■ TASK ITEM ■
Among the entries, find each line that includes the string "managing" and list it.

■ AVAILABLE DATA ■
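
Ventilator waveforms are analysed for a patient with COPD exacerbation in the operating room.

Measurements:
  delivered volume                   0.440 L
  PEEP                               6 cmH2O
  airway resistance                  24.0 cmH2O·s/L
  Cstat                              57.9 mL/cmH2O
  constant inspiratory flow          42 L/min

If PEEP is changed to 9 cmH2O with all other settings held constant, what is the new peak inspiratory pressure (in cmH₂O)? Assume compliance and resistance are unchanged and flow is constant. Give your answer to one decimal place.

Flow: 42 L/min ÷ 60 = 0.7 L/s.
PIP = Vt/C + R·V̇ + PEEP (constant-flow equation of motion).
Only the baseline term changes: ΔPIP = ΔPEEP = 9 − 6 = 3.0 cmH2O.
Original PIP = 440/57.9 + 24.0×0.7 + 6 = 30.399 cmH2O; new PIP = 30.399 + (3.0) = 33.399 cmH2O.

33.4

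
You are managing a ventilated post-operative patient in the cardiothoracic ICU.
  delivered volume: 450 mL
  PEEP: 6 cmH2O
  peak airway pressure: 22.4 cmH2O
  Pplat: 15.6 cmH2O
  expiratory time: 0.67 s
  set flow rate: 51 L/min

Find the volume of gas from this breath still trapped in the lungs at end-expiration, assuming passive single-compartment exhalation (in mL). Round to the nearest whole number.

75

Flow: 51 L/min ÷ 60 = 0.85 L/s.
R = (PIP − Pplat)/V̇ = (22.4 − 15.6) / 0.85 = 6.8/0.85 = 8.0 cmH2O·s/L.
C = Vt/(Pplat − PEEP) = 450.0 / (15.6 − 6) = 450.0/9.6 = 46.875 mL/cmH2O.
τ = R × C = 8.0 × 0.04688 L/cmH2O = 0.375 s.
Fraction remaining = e^(−Te/τ) = e^(−0.67/0.375) = 0.1675.
Trapped volume = 450.0 × 0.1675 = 75.375 mL.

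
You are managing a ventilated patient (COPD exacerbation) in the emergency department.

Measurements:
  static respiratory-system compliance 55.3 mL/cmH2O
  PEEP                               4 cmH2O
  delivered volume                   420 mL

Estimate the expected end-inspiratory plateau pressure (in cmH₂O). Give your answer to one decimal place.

11.6

Pplat = PEEP + Vt / Cstat = 4 + 420 / 55.3 = 4 + 7.595 = 11.595 cmH2O.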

■ SOLUTION FOR THIS TASK ■
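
You are managing a ventilated post-operative patient in the cardiothoracic ICU.
You are managing a ventilated patient (COPD exacerbation) in the emergency department.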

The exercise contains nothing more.